■ **Saved entries**:
BEGIN

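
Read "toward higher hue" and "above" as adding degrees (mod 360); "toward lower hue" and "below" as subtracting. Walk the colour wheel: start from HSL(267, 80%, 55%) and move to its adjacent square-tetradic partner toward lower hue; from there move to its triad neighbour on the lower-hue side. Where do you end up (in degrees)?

square ↓ −90°: 267 − 90 = 177°
triadic ↓ −120°: 177 − 120 = 57°

57°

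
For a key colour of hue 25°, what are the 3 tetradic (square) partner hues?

A square tetradic scheme places four hues every 90°.
25 + 90 = 115°
25 + 180 = 205°
25 + 270 = 295°

115°, 205°, 295°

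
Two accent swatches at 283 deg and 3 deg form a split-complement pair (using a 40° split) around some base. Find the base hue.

The accents sit 40° either side of the complement, so the complement is their short-arc midpoint on the wheel.
Short-arc midpoint of 283° and 3°: 323°.
Base is 180° from the complement: 323 − 180 = 143°

143°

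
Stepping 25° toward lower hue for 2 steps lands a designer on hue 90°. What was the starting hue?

140°

2 steps of 25° (toward lower hue) give a net shift of −50°.
Start = end − shift: 90 + 50 = 140°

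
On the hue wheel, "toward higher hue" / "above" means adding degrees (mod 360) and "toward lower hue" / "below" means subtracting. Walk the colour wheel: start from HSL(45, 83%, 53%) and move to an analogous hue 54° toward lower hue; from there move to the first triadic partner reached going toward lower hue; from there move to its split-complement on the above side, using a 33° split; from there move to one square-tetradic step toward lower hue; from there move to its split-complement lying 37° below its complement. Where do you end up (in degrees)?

analog 54° ↓ −54°: 45 − 54 = -9 → -9 + 360 = 351°
triadic ↓ −120°: 351 − 120 = 231°
split-comp 33° ↑ +213°: 231 + 213 = 444 → 444 − 360 = 84°
square ↓ −90°: 84 − 90 = -6 → -6 + 360 = 354°
split-comp 37° ↓ +143°: 354 + 143 = 497 → 497 − 360 = 137°

137°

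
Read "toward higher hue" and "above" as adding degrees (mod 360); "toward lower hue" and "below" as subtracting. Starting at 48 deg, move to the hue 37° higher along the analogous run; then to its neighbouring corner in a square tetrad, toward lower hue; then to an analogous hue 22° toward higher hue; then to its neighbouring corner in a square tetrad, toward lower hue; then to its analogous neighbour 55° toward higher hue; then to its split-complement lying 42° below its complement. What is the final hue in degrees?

analog 37° ↑ +37°: 48 + 37 = 85°
square ↓ −90°: 85 − 90 = -5 → -5 + 360 = 355°
analog 22° ↑ +22°: 355 + 22 = 377 → 377 − 360 = 17°
square ↓ −90°: 17 − 90 = -73 → -73 + 360 = 287°
analog 55° ↑ +55°: 287 + 55 = 342°
split-comp 42° ↓ +138°: 342 + 138 = 480 → 480 − 360 = 120°

120°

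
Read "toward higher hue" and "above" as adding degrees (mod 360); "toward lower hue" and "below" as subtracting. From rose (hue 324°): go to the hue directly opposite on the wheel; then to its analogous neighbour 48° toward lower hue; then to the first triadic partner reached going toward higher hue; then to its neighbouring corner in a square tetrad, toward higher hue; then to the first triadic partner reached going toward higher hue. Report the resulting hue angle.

66°

324 + 180 = 504 → 504 − 360 = 144°   (complement)
144 − 48 = 96°   (analog 48° ↓)
96 + 120 = 216°   (triadic ↑)
216 + 90 = 306°   (square ↑)
306 + 120 = 426 → 426 − 360 = 66°   (triadic ↑)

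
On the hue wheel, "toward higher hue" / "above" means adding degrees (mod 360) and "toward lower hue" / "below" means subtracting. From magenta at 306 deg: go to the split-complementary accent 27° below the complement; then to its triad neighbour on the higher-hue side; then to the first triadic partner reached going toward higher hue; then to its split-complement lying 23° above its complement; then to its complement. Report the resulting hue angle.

306 + 153 = 459 → 459 − 360 = 99°   (split-comp 27° ↓)
99 + 120 = 219°   (triadic ↑)
219 + 120 = 339°   (triadic ↑)
339 + 203 = 542 → 542 − 360 = 182°   (split-comp 23° ↑)
182 + 180 = 362 → 362 − 360 = 2°   (complement)

2°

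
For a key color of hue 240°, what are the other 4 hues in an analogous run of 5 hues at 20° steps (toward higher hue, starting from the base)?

240 + 20 = 260°
240 + 40 = 280°
240 + 60 = 300°
240 + 80 = 320°

260°, 280°, 300°, 320°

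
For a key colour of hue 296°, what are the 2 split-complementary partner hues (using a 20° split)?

96° and 136°

Split-complementary hues sit 20° either side of the complement.
Complement of 296°: 296 + 180 = 476 → 476 − 360 = 116°
116 − 20 = 96°
116 + 20 = 136°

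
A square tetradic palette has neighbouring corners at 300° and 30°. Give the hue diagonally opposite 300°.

120°

A square tetradic scheme places four hues 90° apart; opposite corners are 180° apart.
300 + 180 = 480 → 480 − 360 = 120°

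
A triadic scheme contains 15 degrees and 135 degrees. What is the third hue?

A triad spaces three hues 120° apart.
The full set is {15°, 135°, 255°}.

255°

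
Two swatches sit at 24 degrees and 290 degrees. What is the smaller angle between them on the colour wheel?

94°

|24 − 290| = 266.
The shorter arc is 360 − 266 = 94°.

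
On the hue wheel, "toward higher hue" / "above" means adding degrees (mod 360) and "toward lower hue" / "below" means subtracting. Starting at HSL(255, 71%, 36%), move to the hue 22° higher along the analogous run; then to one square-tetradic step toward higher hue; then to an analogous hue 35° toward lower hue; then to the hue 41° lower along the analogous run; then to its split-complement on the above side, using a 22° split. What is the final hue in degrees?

+22° (analog 22° ↑): 255 + 22 = 277°
+90° (square ↑): 277 + 90 = 367 → 367 − 360 = 7°
−35° (analog 35° ↓): 7 − 35 = -28 → -28 + 360 = 332°
−41° (analog 41° ↓): 332 − 41 = 291°
+202° (split-comp 22° ↑): 291 + 202 = 493 → 493 − 360 = 133°

133°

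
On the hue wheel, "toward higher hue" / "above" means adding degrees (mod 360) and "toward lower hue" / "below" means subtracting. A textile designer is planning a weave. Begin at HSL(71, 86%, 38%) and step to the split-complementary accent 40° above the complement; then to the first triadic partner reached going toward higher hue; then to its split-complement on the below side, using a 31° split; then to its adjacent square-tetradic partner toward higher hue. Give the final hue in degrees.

290°

71 + 220 = 291°   (split-comp 40° ↑)
291 + 120 = 411 → 411 − 360 = 51°   (triadic ↑)
51 + 149 = 200°   (split-comp 31° ↓)
200 + 90 = 290°   (square ↑)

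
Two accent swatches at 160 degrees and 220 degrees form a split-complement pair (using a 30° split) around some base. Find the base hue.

10°

The accents sit 30° either side of the complement, so the complement is their short-arc midpoint on the wheel.
Short-arc midpoint of 160° and 220°: 190°.
Base is 180° from the complement: 190 − 180 = 10°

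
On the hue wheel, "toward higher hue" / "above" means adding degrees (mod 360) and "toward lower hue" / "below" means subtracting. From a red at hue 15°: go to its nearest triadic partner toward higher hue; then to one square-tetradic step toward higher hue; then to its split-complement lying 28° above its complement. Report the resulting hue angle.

73°

triadic ↑ +120°: 15 + 120 = 135°
square ↑ +90°: 135 + 90 = 225°
split-comp 28° ↑ +208°: 225 + 208 = 433 → 433 − 360 = 73°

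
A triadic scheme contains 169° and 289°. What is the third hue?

49°

A triad spaces three hues 120° apart.
The full set is {49°, 169°, 289°}.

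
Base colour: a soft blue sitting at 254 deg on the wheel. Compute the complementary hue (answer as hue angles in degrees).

The complement sits 180° across the wheel.
254 + 180 = 434 → 434 − 360 = 74°

74°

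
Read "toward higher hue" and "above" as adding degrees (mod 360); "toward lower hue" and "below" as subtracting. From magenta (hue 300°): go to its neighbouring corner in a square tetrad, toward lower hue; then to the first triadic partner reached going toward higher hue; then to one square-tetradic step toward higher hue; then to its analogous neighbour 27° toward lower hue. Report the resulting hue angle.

33°

square ↓ −90°: 300 − 90 = 210°
triadic ↑ +120°: 210 + 120 = 330°
square ↑ +90°: 330 + 90 = 420 → 420 − 360 = 60°
analog 27° ↓ −27°: 60 − 27 = 33°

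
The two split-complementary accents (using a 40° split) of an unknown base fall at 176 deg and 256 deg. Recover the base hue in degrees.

The accents sit 40° either side of the complement, so the complement is their short-arc midpoint on the wheel.
Short-arc midpoint of 176° and 256°: 216°.
Base is 180° from the complement: 216 − 180 = 36°

36°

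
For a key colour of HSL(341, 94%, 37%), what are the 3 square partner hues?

71°, 161°, and 251°

A square tetradic scheme places four hues every 90°.
341 + 90 = 431 → 431 − 360 = 71°
341 + 180 = 521 → 521 − 360 = 161°
341 + 270 = 611 → 611 − 360 = 251°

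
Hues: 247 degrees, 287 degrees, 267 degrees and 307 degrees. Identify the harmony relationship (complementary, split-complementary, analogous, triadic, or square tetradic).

Sort the hues: 247°, 267°, 287°, 307°.
Successive gaps around the wheel: 20°, 20°, 20°, 300°.
A run of hues at equal small steps (20°) with one large closing gap is an analogous group.

analogous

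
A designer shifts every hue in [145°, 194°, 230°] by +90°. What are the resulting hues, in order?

145 + 90 = 235°
194 + 90 = 284°
230 + 90 = 320°

235°, 284°, 320°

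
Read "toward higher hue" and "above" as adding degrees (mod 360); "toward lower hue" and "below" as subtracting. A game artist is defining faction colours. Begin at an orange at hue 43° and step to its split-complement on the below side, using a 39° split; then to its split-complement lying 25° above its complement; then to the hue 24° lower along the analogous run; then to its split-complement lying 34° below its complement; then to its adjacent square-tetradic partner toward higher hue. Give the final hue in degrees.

241°

split-comp 39° ↓ +141°: 43 + 141 = 184°
split-comp 25° ↑ +205°: 184 + 205 = 389 → 389 − 360 = 29°
analog 24° ↓ −24°: 29 − 24 = 5°
split-comp 34° ↓ +146°: 5 + 146 = 151°
square ↑ +90°: 151 + 90 = 241°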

END

■ **TASK STATEMENT**: Print, exactly as they appear above, the lines running from the one with "Hues: 247 degrees, 287" through the final line.

■ **RESPONSE**:
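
Hues: 247 degrees, 287 degrees, 267 degrees and 307 degrees. Identify the harmony relationship (complementary, split-complementary, analogous, triadic, or square tetradic).

Sort the hues: 247°, 267°, 287°, 307°.
Successive gaps around the wheel: 20°, 20°, 20°, 300°.
A run of hues at equal small steps (20°) with one large closing gap is an analogous group.

analogous

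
A designer shifts every hue in [145°, 194°, 230°] by +90°. What are the resulting hues, in order?

145 + 90 = 235°
194 + 90 = 284°
230 + 90 = 320°

235°, 284°, 320°

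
Read "toward higher hue" and "above" as adding degrees (mod 360); "toward lower hue" and "below" as subtracting. A game artist is defining faction colours. Begin at an orange at hue 43° and step to its split-complement on the below side, using a 39° split; then to its split-complement lying 25° above its complement; then to the hue 24° lower along the analogous run; then to its split-complement lying 34° below its complement; then to its adjacent square-tetradic partner toward higher hue. Give the final hue in degrees.

241°

split-comp 39° ↓ +141°: 43 + 141 = 184°
split-comp 25° ↑ +205°: 184 + 205 = 389 → 389 − 360 = 29°
analog 24° ↓ −24°: 29 − 24 = 5°
split-comp 34° ↓ +146°: 5 + 146 = 151°
square ↑ +90°: 151 + 90 = 241°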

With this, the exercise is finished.